**Exercise goal:** Beginning with the line where "Compute EROI for" occurs, transcribe every line exactly through the last line of the listing below, and no others.

**Dataset content:**

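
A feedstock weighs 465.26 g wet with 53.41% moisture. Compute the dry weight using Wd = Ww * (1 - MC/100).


Wd = Ww * (1 - MC/100)
= 465.26 * (1 - 53.41/100)
= 216.7646 g

216.7646 g


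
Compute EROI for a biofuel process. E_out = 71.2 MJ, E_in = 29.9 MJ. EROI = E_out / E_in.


EROI = E_out / E_in
= 71.2 / 29.9
= 2.3813

2.3813


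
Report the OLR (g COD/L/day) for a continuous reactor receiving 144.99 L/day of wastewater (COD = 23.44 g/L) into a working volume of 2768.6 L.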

**Response to the task:**
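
Compute EROI for a biofuel process. E_out = 71.2 MJ, E_in = 29.9 MJ. EROI = E_out / E_in.


EROI = E_out / E_in
= 71.2 / 29.9
= 2.3813

2.3813


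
Report the OLR (g COD/L/day) for a continuous reactor receiving 144.99 L/day of wastewater (COD = 23.44 g/L) into a working volume of 2768.6 L.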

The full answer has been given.